● **DIRECTIONS**: With every mark kept, transcribe all of the records.

● **DATASET ENTRIES**:

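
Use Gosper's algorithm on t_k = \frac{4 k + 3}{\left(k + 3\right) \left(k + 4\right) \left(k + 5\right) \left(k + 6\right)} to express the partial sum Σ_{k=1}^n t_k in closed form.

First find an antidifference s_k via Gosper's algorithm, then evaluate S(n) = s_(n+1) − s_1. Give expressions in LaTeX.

Step 1: r(k) = (k + 3)*(4*k + 7)/((k + 7)*(4*k + 3)).
Factor: A=k + 3; B=k + 7; C=k + 3/4.
Key eq: (k + 3)·f(k+1) = (k + 6)·f(k) + (k + 3/4).
Bound: deg f ≤ 3.
Match coefficients ⇒ f(k) = k*(k**2 + 12*k + 7)/80.
Certificate R = B(k−1)f/C = k*(k + 6)*(k**2 + 12*k + 7)/(20*(4*k + 3)) gives s_k = k*(k**2 + 12*k + 7)/(20*(k + 3)*(k + 4)*(k + 5)).
Check: Δs_k = (4*k + 3)/(k**4 + 18*k**3 + 119*k**2 + 342*k + 360). ✓
Σ_(k=1)^n t_k = s_(n+1) − s_(1) = ((n**3 + 15*n**2 + 34*n + 20)/(20*(n**3 + 15*n**2 + 74*n + 120))) − (1/120), i.e. n*(n**2 + 15*n + 26)/(24*(n**3 + 15*n**2 + 74*n + 120)).

S(n) = \frac{n \left(n^{2} + 15 n + 26\right)}{24 \left(n^{3} + 15 n^{2} + 74 n + 120\right)}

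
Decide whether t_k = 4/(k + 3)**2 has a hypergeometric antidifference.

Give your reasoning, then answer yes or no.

t_(k+1)/t_k = (k + 3)**2/(k + 4)**2.
Normal form (A,B,C) = (k**2 + 6*k + 9, k**2 + 8*k + 16, 1).
f must satisfy (k**2 + 6*k + 9)·f(k+1) − (k**2 + 6*k + 9)·f(k) = 1.
deg f ≤ 0 (via 2,2,0).
Generic f = c0 gives residual -1; -1 = 0 cannot hold, so t_k is not Gosper-summable.

No — the linear system for f has no solution.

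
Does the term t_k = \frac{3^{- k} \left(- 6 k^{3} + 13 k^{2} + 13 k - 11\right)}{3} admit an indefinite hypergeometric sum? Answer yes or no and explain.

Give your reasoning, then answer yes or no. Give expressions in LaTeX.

Yes. s_k = 3^{- k} \left(3 k^{3} - 2 k^{2} - 4 k + 4\right).

Compute t_(k+1)/t_k: get (6*k**3 + 5*k**2 - 21*k - 9)/(3*(6*k**3 - 13*k**2 - 13*k + 11)).
Normal form (A,B,C) = (1/3, 1, k**3 - 13*k**2/6 - 13*k/6 + 11/6).
Key eq: (1/3)·f(k+1) = (1)·f(k) + (k**3 - 13*k**2/6 - 13*k/6 + 11/6).
From deg A=0, deg B=0, deg C=3: d=3.
Solve for f: f(k) = -(3*k**3 - 2*k**2 - 4*k + 4)/2 (degree 3 ≤ 3).
So s_k = (B(k−1)f/C)·t_k = (-3*(3*k**3 - 2*k**2 - 4*k + 4)/(6*k**3 - 13*k**2 - 13*k + 11))·t_k = (3*k**3 - 2*k**2 - 4*k + 4)/3**k.
Verify: (-6*k**3 + 13*k**2 + 13*k - 11)/(3*3**k) matches t_k.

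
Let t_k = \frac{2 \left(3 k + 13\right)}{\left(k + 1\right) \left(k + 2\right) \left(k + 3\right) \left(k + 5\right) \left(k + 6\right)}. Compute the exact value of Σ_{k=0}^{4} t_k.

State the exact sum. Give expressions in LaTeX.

Step 1: r(k) = (k + 1)*(k + 5)*(3*k + 16)/((k + 4)*(k + 7)*(3*k + 13)).
A = k + 1, B = k + 7, C = k**2 + 25*k/3 + 52/3.
Key eq: (k + 1)·f(k+1) = (k + 6)·f(k) + (k**2 + 25*k/3 + 52/3).
deg f ≤ 5 (via 1,1,2).
Solve for f: f(k) = k*(k + 3)*(k + 4)*(k**2 + 8*k + 17)/30 (degree 5 ≤ 5).
R(k) = B(k−1)·f(k)/C(k) = k*(k + 3)*(k + 6)*(k**2 + 8*k + 17)/(10*(3*k + 13)); s_k = R·t_k = k*(k**2 + 8*k + 17)/(5*(k**3 + 8*k**2 + 17*k + 10)).
s_(k+1) − s_k = 2*(3*k + 13)/(k**5 + 17*k**4 + 107*k**3 + 307*k**2 + 396*k + 180) = t_k.
Σ_(k=0)^(4) t_k = s_(5) − s_(0) = 41/210 − (0) = 41/210.

Σ = 41/210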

● **SOLUTION FOR THIS TASK**:
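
Use Gosper's algorithm on t_k = \frac{4 k + 3}{\left(k + 3\right) \left(k + 4\right) \left(k + 5\right) \left(k + 6\right)} to express the partial sum Σ_{k=1}^n t_k in closed form.

First find an antidifference s_k via Gosper's algorithm, then evaluate S(n) = s_(n+1) − s_1. Give expressions in LaTeX.

Step 1: r(k) = (k + 3)*(4*k + 7)/((k + 7)*(4*k + 3)).
Factor: A=k + 3; B=k + 7; C=k + 3/4.
Key eq: (k + 3)·f(k+1) = (k + 6)·f(k) + (k + 3/4).
Bound: deg f ≤ 3.
Match coefficients ⇒ f(k) = k*(k**2 + 12*k + 7)/80.
Certificate R = B(k−1)f/C = k*(k + 6)*(k**2 + 12*k + 7)/(20*(4*k + 3)) gives s_k = k*(k**2 + 12*k + 7)/(20*(k + 3)*(k + 4)*(k + 5)).
Check: Δs_k = (4*k + 3)/(k**4 + 18*k**3 + 119*k**2 + 342*k + 360). ✓
Σ_(k=1)^n t_k = s_(n+1) − s_(1) = ((n**3 + 15*n**2 + 34*n + 20)/(20*(n**3 + 15*n**2 + 74*n + 120))) − (1/120), i.e. n*(n**2 + 15*n + 26)/(24*(n**3 + 15*n**2 + 74*n + 120)).

S(n) = \frac{n \left(n^{2} + 15 n + 26\right)}{24 \left(n^{3} + 15 n^{2} + 74 n + 120\right)}

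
Decide whether t_k = 4/(k + 3)**2 has a hypergeometric antidifference.

Give your reasoning, then answer yes or no.

t_(k+1)/t_k = (k + 3)**2/(k + 4)**2.
Normal form (A,B,C) = (k**2 + 6*k + 9, k**2 + 8*k + 16, 1).
f must satisfy (k**2 + 6*k + 9)·f(k+1) − (k**2 + 6*k + 9)·f(k) = 1.
deg f ≤ 0 (via 2,2,0).
Generic f = c0 gives residual -1; -1 = 0 cannot hold, so t_k is not Gosper-summable.

No — the linear system for f has no solution.

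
Does the term t_k = \frac{3^{- k} \left(- 6 k^{3} + 13 k^{2} + 13 k - 11\right)}{3} admit an indefinite hypergeometric sum? Answer yes or no and explain.

Give your reasoning, then answer yes or no. Give expressions in LaTeX.

Yes. s_k = 3^{- k} \left(3 k^{3} - 2 k^{2} - 4 k + 4\right).

Compute t_(k+1)/t_k: get (6*k**3 + 5*k**2 - 21*k - 9)/(3*(6*k**3 - 13*k**2 - 13*k + 11)).
Normal form (A,B,C) = (1/3, 1, k**3 - 13*k**2/6 - 13*k/6 + 11/6).
Key eq: (1/3)·f(k+1) = (1)·f(k) + (k**3 - 13*k**2/6 - 13*k/6 + 11/6).
From deg A=0, deg B=0, deg C=3: d=3.
Solve for f: f(k) = -(3*k**3 - 2*k**2 - 4*k + 4)/2 (degree 3 ≤ 3).
So s_k = (B(k−1)f/C)·t_k = (-3*(3*k**3 - 2*k**2 - 4*k + 4)/(6*k**3 - 13*k**2 - 13*k + 11))·t_k = (3*k**3 - 2*k**2 - 4*k + 4)/3**k.
Verify: (-6*k**3 + 13*k**2 + 13*k - 11)/(3*3**k) matches t_k.

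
Let t_k = \frac{2 \left(3 k + 13\right)}{\left(k + 1\right) \left(k + 2\right) \left(k + 3\right) \left(k + 5\right) \left(k + 6\right)}. Compute the exact value of Σ_{k=0}^{4} t_k.

State the exact sum. Give expressions in LaTeX.

Step 1: r(k) = (k + 1)*(k + 5)*(3*k + 16)/((k + 4)*(k + 7)*(3*k + 13)).
A = k + 1, B = k + 7, C = k**2 + 25*k/3 + 52/3.
Key eq: (k + 1)·f(k+1) = (k + 6)·f(k) + (k**2 + 25*k/3 + 52/3).
deg f ≤ 5 (via 1,1,2).
Solve for f: f(k) = k*(k + 3)*(k + 4)*(k**2 + 8*k + 17)/30 (degree 5 ≤ 5).
R(k) = B(k−1)·f(k)/C(k) = k*(k + 3)*(k + 6)*(k**2 + 8*k + 17)/(10*(3*k + 13)); s_k = R·t_k = k*(k**2 + 8*k + 17)/(5*(k**3 + 8*k**2 + 17*k + 10)).
s_(k+1) − s_k = 2*(3*k + 13)/(k**5 + 17*k**4 + 107*k**3 + 307*k**2 + 396*k + 180) = t_k.
Σ_(k=0)^(4) t_k = s_(5) − s_(0) = 41/210 − (0) = 41/210.

Σ = 41/210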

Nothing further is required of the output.